• ACTION ITEM: Transcribe the records word for word, beginning with the first line and ending with the line that contains "J3: series junction"; include nothing else.

Stored items:
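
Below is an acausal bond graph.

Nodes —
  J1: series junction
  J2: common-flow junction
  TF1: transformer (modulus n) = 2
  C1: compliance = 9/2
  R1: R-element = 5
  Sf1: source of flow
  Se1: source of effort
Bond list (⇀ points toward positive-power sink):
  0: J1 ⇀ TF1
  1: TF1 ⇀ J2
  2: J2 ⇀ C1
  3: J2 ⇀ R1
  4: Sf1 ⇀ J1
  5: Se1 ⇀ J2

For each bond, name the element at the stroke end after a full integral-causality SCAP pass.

#0 |J1
#1 |TF1
#2 |J2
#3 |J2
#4 |Sf1
#5 |J2

b4 →Sf1  (Sf1 (Sf) sets flow on bond)
b5 →J2  (Se1: effort source, stroke at far end)
b0 →J1  (common-f at J1 fixed by 4)
b1 →TF1  (through TF1, causality passes straight; one stroke at TF1)
b2 →J2  (J2: bond 1 brought flow, rest push out)
b3 →J2  (J2 flow already set via bond 1)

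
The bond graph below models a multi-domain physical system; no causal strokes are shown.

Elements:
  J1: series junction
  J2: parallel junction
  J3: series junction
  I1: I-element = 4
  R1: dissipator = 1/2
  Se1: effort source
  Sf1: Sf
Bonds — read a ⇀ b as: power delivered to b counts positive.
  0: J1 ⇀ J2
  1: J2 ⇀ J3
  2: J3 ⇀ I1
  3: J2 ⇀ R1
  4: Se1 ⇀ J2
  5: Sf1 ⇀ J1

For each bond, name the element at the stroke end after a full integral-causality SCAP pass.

bond 0 stroke at J1
bond 1 stroke at J3
bond 2 stroke at I1
bond 3 stroke at R1
bond 4 stroke at J2
bond 5 stroke at Sf1

bond 4 stroke→J2  (Se1 fixes effort; stroke away)
bond 5 stroke→Sf1  (Sf1 (Sf) sets flow on bond)
bond 0 stroke→J1  (1-jn J1 has f-setter on 5)
bond 1 stroke→J3  (J2: bond 4 brought effort, rest push out)
bond 3 stroke→R1  (0-jn J2 has e-setter on 4)
bond 2 stroke→I1  (closing 1-jn rule on J3)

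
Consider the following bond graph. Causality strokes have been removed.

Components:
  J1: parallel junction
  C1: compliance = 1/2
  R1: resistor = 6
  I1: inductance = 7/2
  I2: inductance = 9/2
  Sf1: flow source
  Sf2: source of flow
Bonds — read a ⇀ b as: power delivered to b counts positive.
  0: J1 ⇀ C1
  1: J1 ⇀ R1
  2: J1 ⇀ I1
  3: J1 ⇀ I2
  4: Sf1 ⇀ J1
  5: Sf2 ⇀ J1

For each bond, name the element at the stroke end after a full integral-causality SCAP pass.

#4 →Sf1  (Sf1: flow source, stroke at near end)
#5 →Sf2  (Sf2 (Sf) sets flow on bond)
#0 →J1  (C1 outputs effort q/C1)
#1 →R1  (J1 effort already set via bond 0)
#2 →I1  (J1 effort already set via bond 0)
#3 →I2  (J1 effort already set via bond 0)

β0 stroke at J1
β1 stroke at R1
β2 stroke at I1
β3 stroke at I2
β4 stroke at Sf1
β5 stroke at Sf2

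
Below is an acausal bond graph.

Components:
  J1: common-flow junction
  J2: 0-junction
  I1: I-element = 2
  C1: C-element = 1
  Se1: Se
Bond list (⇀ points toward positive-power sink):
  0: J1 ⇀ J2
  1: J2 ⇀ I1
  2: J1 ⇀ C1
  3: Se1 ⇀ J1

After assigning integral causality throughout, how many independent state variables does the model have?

2  (C1, I1 all integral)

bond 3 stroke at J1  (Se1 (Se) sets effort on bond)
bond 1 stroke at I1  (I1: I, integral causality)
bond 0 stroke at J2  (J2 needs exactly one e-in)
bond 2 stroke at J1  (common-f at J1 fixed by 0)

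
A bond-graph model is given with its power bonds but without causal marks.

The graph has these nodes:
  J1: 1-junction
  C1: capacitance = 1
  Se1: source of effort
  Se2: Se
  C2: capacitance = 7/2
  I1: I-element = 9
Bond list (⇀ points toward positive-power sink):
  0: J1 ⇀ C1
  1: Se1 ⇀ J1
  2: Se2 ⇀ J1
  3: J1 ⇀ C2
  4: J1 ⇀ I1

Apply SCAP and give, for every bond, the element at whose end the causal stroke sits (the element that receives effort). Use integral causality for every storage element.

β1 stroke at J1  (Se1 (Se) sets effort on bond)
β2 stroke at J1  (Se2 (Se) sets effort on bond)
β0 stroke at J1  (C1: C, integral causality)
β3 stroke at J1  (C2 integral (e out))
β4 stroke at I1  (only one flow-in slot at J1)

#0 stroke→J1
#1 stroke→J1
#2 stroke→J1
#3 stroke→J1
#4 stroke→I1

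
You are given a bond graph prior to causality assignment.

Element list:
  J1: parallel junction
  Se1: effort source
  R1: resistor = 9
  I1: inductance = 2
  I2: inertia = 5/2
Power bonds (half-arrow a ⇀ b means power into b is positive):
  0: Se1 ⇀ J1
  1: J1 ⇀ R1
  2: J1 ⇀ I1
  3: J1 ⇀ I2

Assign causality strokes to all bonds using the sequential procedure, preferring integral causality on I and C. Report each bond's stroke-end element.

β0 →J1  (Se1 fixes effort; stroke away)
β1 →R1  (0-jn J1 has e-setter on 0)
β2 →I1  (J1 effort already set via bond 0)
β3 →I2  (common-e at J1 fixed by 0)

b0 stroke→J1
b1 stroke→R1
b2 stroke→I1
b3 stroke→I2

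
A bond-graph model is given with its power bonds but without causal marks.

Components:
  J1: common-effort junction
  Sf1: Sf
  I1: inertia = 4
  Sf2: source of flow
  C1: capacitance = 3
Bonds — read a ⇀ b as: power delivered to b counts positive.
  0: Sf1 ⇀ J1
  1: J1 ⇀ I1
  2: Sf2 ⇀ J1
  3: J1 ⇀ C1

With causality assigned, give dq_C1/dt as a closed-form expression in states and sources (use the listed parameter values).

dq_C1/dt = F_Sf1 + F_Sf2 - p_I1/4

#0 stroke at Sf1  (Sf1 (Sf) sets flow on bond)
#2 stroke at Sf2  (Sf2 (Sf) sets flow on bond)
#1 stroke at I1  (prefer integral on I1)
#3 stroke at J1  (J1: last free bond brings effort in)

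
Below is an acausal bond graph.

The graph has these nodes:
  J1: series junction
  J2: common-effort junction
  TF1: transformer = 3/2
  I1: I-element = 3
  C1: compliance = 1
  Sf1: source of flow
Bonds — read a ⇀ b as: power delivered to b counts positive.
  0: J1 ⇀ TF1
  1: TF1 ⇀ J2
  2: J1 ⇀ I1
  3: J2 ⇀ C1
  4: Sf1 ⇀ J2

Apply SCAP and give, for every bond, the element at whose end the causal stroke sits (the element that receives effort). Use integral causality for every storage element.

#4 |Sf1  (Sf1: flow source, stroke at near end)
#2 |I1  (I1 outputs flow p/I1)
#0 |J1  (J1: bond 2 brought flow, rest push out)
#1 |TF1  (TF TF1: opposite of bond 0)
#3 |J2  (J2 needs exactly one e-in)

#0 |J1
#1 |TF1
#2 |I1
#3 |J2
#4 |Sf1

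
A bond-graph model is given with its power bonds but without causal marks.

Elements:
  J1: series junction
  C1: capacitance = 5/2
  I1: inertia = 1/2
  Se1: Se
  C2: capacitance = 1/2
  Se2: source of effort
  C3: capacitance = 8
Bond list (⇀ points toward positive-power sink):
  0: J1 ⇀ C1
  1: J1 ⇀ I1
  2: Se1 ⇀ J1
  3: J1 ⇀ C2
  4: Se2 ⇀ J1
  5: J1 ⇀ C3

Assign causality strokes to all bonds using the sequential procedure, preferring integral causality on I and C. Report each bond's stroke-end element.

bond 2 stroke at J1  (source Se1 imposes e)
bond 4 stroke at J1  (Se2 (Se) sets effort on bond)
bond 0 stroke at J1  (C1 outputs effort q/C1)
bond 1 stroke at I1  (I1 integral (f out))
bond 3 stroke at J1  (J1 flow already set via bond 1)
bond 5 stroke at J1  (common-f at J1 fixed by 1)

#0 |J1
#1 |I1
#2 |J1
#3 |J1
#4 |J1
#5 |J1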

• RESPONSE:
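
Below is an acausal bond graph.

Nodes —
  J1: series junction
  J2: common-flow junction
  TF1: transformer (modulus n) = 2
  C1: compliance = 9/2
  R1: R-element = 5
  Sf1: source of flow
  Se1: source of effort
Bond list (⇀ points toward positive-power sink):
  0: J1 ⇀ TF1
  1: TF1 ⇀ J2
  2: J2 ⇀ C1
  3: J2 ⇀ R1
  4: Sf1 ⇀ J1
  5: Se1 ⇀ J2

For each bond, name the element at the stroke end after a full integral-causality SCAP pass.

#0 |J1
#1 |TF1
#2 |J2
#3 |J2
#4 |Sf1
#5 |J2

b4 →Sf1  (Sf1 (Sf) sets flow on bond)
b5 →J2  (Se1: effort source, stroke at far end)
b0 →J1  (common-f at J1 fixed by 4)
b1 →TF1  (through TF1, causality passes straight; one stroke at TF1)
b2 →J2  (J2: bond 1 brought flow, rest push out)
b3 →J2  (J2 flow already set via bond 1)

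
The bond graph below models a multi-domain physical system; no causal strokes are shown.

Elements:
  J1: series junction
  J2: parallel junction
  J3: series junction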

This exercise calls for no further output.